[Collected data]
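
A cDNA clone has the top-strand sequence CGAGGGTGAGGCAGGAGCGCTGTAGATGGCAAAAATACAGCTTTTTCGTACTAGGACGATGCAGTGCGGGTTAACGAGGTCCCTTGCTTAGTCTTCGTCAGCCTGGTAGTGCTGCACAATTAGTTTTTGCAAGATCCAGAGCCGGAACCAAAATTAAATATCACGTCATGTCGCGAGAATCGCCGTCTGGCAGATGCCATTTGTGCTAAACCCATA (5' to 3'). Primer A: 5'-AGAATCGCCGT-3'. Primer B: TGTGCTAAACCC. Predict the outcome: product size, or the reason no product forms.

Primer A (AGAATCGCCGT) matches the top strand at positions 176–186 (3' end points downstream).
Primer B (TGTGCTAAACCC) also matches the top strand directly, at positions 202–213 — its reverse complement GGGTTTAGCACA is not present.
Both primers anneal to the bottom strand with 3' ends pointing the same way, so neither can prime synthesis back toward the other.

No product — both primers anneal to the same strand and extend in the same direction.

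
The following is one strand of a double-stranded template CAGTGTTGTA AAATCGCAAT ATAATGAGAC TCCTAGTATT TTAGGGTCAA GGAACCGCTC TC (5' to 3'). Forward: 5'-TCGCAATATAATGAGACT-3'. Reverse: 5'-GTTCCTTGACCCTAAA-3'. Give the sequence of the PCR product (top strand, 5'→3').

5'-TCGCAATATAATGAGACTCCTAGTATTTTAGGGTCAAGGAAC-3'

The forward primer matches the template at positions 14–31.
Taking the reverse complement of GTTCCTTGACCCTAAA gives TTTAGGGTCAAGGAAC, found at positions 40–55 on the template; the primer anneals here to the top strand with its 3' end pointing upstream.
The product is the template from position 14 through 55 (42 bp).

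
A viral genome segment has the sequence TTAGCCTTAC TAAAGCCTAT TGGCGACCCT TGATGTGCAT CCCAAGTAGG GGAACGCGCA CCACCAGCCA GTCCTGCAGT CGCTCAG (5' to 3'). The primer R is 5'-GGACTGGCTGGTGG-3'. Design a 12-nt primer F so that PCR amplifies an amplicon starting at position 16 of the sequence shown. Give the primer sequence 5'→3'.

The reverse primer's reverse complement CCACCAGCCAGTCC matches the template at positions 61–74; the product starts at position 16.
The forward primer is identical to the top strand over positions 16–27: CCTATTGGCGAC.

5'-CCTATTGGCGAC-3'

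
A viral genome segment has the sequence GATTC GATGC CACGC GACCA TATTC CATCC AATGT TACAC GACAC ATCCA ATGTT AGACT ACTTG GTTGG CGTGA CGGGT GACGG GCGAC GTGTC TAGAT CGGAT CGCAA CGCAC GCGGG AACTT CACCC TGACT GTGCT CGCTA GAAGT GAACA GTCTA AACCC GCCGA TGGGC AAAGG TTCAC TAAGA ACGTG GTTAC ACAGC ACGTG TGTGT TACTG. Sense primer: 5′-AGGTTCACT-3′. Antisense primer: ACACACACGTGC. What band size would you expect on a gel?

38 bp

The forward primer matches the template at positions 178–186.
Taking the reverse complement of ACACACACGTGC gives GCACGTGTGTGT, found at positions 204–215 on the template; the primer anneals here to the top strand with its 3' end pointing upstream.
Amplicon spans positions 178–215: 38 bp.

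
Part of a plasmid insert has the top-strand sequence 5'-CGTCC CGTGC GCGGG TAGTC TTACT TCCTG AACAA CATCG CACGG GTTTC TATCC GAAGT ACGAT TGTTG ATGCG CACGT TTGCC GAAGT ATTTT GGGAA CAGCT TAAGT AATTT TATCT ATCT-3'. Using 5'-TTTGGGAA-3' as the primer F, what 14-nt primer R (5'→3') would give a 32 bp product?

5'-AGATAGATAAAATT-3'

The forward primer binds at positions 93–100, so a 32 bp product ends at position 93 + 32 − 1 = 124.
The reverse primer anneals to the top strand over positions 111–124, i.e. to AATTTTATCTATCT.
Its sequence written 5'→3' is the reverse complement: AGATAGATAAAATT.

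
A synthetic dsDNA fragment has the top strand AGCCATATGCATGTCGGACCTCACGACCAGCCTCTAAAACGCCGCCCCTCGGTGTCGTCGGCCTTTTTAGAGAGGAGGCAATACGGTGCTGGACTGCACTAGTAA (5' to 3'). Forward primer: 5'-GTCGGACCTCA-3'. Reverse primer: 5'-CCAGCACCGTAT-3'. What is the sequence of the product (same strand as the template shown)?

Scanning the template, GTCGGACCTCA occurs at positions 13–23; this primer anneals to the bottom strand there with its 3' end pointing downstream.
Taking the reverse complement of CCAGCACCGTAT gives ATACGGTGCTGG, found at positions 81–92 on the template; the primer anneals here to the top strand with its 3' end pointing upstream.
The product is the template from position 13 through 92 (80 bp).

5'-GTCGGACCTCACGACCAGCCTCTAAAACGCCGCCCCTCGGTGTCGTCGGCCTTTTTAGAGAGGAGGCAATACGGTGCTGG-3'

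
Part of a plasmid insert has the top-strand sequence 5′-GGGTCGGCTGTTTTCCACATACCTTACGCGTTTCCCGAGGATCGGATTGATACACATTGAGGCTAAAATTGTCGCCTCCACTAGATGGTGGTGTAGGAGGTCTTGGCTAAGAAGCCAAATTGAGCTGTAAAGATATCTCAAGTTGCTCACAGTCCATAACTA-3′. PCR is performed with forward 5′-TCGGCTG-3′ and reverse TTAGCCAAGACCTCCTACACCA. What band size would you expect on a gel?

Forward primer TCGGCTG is found on the top strand at positions 4–10.
The reverse primer's reverse complement is TGGTGTAGGAGGTCTTGGCTAA, which matches the template at positions 89–110.
The product runs from position 4 to position 110, so its length is 110 − 4 + 1 = 107 bp.

107 bp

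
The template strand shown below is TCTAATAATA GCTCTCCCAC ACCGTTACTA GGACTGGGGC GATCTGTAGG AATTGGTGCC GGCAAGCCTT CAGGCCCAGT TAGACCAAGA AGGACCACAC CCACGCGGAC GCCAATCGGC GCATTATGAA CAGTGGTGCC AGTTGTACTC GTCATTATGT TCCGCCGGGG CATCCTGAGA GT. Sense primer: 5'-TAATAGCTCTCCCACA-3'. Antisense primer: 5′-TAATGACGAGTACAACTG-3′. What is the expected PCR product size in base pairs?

152 bp

Scanning the template, TAATAGCTCTCCCACA occurs at positions 6–21; this primer anneals to the bottom strand there with its 3' end pointing downstream.
The reverse primer's reverse complement is CAGTTGTACTCGTCATTA, which matches the template at positions 140–157.
Amplicon spans positions 6–157: 152 bp.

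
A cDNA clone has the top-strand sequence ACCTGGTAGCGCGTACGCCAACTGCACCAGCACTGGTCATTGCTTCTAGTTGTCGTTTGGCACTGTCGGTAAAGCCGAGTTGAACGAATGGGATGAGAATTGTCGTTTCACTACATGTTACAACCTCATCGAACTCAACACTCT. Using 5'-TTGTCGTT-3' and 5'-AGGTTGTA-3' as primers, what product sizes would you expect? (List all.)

77 bp, 27 bp

The forward primer TTGTCGTT matches the top strand at positions 50–57, 100–107.
The reverse primer's reverse complement is TACAACCT, matching at positions 119–126.
Each forward site pairs with the reverse site to give a product ending at position 126: sizes 77, 27 bp.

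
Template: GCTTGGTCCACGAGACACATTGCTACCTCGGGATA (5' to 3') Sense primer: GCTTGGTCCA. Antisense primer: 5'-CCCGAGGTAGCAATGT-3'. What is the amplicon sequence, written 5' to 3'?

Forward primer GCTTGGTCCA is found on the top strand at positions 1–10.
Reverse complement of the reverse primer: ACATTGCTACCTCGGG. This occurs on the top strand at positions 17–32.
The product is the template from position 1 through 32 (32 bp).

5'-GCTTGGTCCACGAGACACATTGCTACCTCGGG-3'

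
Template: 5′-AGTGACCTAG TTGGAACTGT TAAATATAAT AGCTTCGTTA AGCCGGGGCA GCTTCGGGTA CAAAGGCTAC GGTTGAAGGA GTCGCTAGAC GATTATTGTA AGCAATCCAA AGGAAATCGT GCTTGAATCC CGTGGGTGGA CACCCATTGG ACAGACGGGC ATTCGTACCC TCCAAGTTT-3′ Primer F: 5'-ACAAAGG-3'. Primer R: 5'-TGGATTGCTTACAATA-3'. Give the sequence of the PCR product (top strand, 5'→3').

The forward primer matches the template at positions 60–66.
Reverse complement of the reverse primer: TATTGTAAGCAATCCA. This occurs on the top strand at positions 94–109.
The product is the template from position 60 through 109 (50 bp).

5'-ACAAAGGCTACGGTTGAAGGAGTCGCTAGACGATTATTGTAAGCAATCCA-3'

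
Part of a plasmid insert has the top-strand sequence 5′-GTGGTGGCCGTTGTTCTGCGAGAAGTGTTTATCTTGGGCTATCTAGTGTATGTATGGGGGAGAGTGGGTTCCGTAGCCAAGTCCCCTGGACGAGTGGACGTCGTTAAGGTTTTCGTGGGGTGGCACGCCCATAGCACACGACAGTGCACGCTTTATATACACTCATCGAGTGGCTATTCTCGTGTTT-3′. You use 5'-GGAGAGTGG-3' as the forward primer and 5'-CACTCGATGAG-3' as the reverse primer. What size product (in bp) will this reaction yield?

114 bp

Scanning the template, GGAGAGTGG occurs at positions 59–67; this primer anneals to the bottom strand there with its 3' end pointing downstream.
Taking the reverse complement of CACTCGATGAG gives CTCATCGAGTG, found at positions 162–172 on the template; the primer anneals here to the top strand with its 3' end pointing upstream.
Amplicon spans positions 59–172: 114 bp.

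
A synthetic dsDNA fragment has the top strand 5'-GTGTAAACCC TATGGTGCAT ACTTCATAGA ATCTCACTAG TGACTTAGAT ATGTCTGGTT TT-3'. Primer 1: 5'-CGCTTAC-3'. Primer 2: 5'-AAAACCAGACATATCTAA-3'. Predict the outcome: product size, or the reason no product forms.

No product — primer 1 has no binding site in the template.

Primer 1 (CGCTTAC) does not match the top strand, and its reverse complement GTAAGCG does not match either.
With no annealing site for primer 1, no amplification occurs.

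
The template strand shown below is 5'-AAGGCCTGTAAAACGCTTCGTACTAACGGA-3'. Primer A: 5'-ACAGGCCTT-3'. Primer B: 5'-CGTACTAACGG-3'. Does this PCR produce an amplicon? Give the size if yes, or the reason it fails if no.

Primer A (ACAGGCCTT) has reverse complement AAGGCCTGT, which matches the top strand at positions 1–9; primer A anneals to the top strand there with its 3' end pointing upstream toward position 1.
Primer B (CGTACTAACGG) matches the top strand directly at positions 19–29; it anneals to the bottom strand with its 3' end pointing downstream toward position 29.
The 3' ends diverge (primer A extends toward position 1, primer B toward position 30), so the primers never converge on a shared product.

No product — the primers' 3' ends point away from each other.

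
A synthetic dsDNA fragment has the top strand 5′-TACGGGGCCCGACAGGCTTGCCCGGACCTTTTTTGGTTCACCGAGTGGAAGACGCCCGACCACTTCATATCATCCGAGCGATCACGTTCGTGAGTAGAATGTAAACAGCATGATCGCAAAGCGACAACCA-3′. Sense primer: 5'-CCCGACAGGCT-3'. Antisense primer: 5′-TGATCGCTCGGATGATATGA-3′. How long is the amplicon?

Forward primer CCCGACAGGCT is found on the top strand at positions 8–18.
Taking the reverse complement of TGATCGCTCGGATGATATGA gives TCATATCATCCGAGCGATCA, found at positions 65–84 on the template; the primer anneals here to the top strand with its 3' end pointing upstream.
The product runs from position 8 to position 84, so its length is 84 − 8 + 1 = 77 bp.

77 bp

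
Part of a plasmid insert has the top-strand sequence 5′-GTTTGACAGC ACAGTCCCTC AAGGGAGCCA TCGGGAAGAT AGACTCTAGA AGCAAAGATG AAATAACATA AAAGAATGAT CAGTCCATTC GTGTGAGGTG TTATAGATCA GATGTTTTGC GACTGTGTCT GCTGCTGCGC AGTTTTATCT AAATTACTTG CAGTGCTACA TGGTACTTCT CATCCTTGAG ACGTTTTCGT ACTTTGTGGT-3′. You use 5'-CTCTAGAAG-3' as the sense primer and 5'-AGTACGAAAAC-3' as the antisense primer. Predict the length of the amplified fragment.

160 bp

Scanning the template, CTCTAGAAG occurs at positions 44–52; this primer anneals to the bottom strand there with its 3' end pointing downstream.
The reverse primer's reverse complement is GTTTTCGTACT, which matches the template at positions 193–203.
Product length = (reverse-primer end) − (forward-primer start) + 1 = 203 − 44 + 1 = 160 bp.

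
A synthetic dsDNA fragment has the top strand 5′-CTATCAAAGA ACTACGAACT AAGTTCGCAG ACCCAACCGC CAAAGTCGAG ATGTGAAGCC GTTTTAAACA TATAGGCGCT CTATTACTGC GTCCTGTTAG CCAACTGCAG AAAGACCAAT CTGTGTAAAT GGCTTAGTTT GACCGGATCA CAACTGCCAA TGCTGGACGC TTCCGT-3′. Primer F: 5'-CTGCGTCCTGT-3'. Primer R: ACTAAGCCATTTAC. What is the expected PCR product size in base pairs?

52 bp

The forward primer matches the template at positions 87–97.
Taking the reverse complement of ACTAAGCCATTTAC gives GTAAATGGCTTAGT, found at positions 125–138 on the template; the primer anneals here to the top strand with its 3' end pointing upstream.
Product length = (reverse-primer end) − (forward-primer start) + 1 = 138 − 87 + 1 = 52 bp.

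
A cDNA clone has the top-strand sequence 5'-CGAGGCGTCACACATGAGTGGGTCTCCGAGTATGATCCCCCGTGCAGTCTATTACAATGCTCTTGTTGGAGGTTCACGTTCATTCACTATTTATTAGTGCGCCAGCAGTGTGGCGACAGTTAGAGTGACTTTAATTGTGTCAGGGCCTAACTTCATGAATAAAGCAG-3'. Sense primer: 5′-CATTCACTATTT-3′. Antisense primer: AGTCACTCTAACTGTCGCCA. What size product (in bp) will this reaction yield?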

*Problem statement*: In the records above, copy exactly the lines from the one that contains "A synthetic dsDNA fragment has the top strand 5′-CTATCAAAGA" through the last, and nothing else.

*Result for this exercise*:
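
A synthetic dsDNA fragment has the top strand 5′-CTATCAAAGA ACTACGAACT AAGTTCGCAG ACCCAACCGC CAAAGTCGAG ATGTGAAGCC GTTTTAAACA TATAGGCGCT CTATTACTGC GTCCTGTTAG CCAACTGCAG AAAGACCAAT CTGTGTAAAT GGCTTAGTTT GACCGGATCA CAACTGCCAA TGCTGGACGC TTCCGT-3′. Primer F: 5'-CTGCGTCCTGT-3'. Primer R: ACTAAGCCATTTAC. What is the expected PCR product size in base pairs?

52 bp

The forward primer matches the template at positions 87–97.
Taking the reverse complement of ACTAAGCCATTTAC gives GTAAATGGCTTAGT, found at positions 125–138 on the template; the primer anneals here to the top strand with its 3' end pointing upstream.
Product length = (reverse-primer end) − (forward-primer start) + 1 = 138 − 87 + 1 = 52 bp.

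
A cDNA clone has the top-strand sequence 5'-CGAGGCGTCACACATGAGTGGGTCTCCGAGTATGATCCCCCGTGCAGTCTATTACAATGCTCTTGTTGGAGGTTCACGTTCATTCACTATTTATTAGTGCGCCAGCAGTGTGGCGACAGTTAGAGTGACTTTAATTGTGTCAGGGCCTAACTTCATGAATAAAGCAG-3'. Sense primer: 5′-CATTCACTATTT-3′. Antisense primer: AGTCACTCTAACTGTCGCCA. What size product (in bp) will this reaction yield?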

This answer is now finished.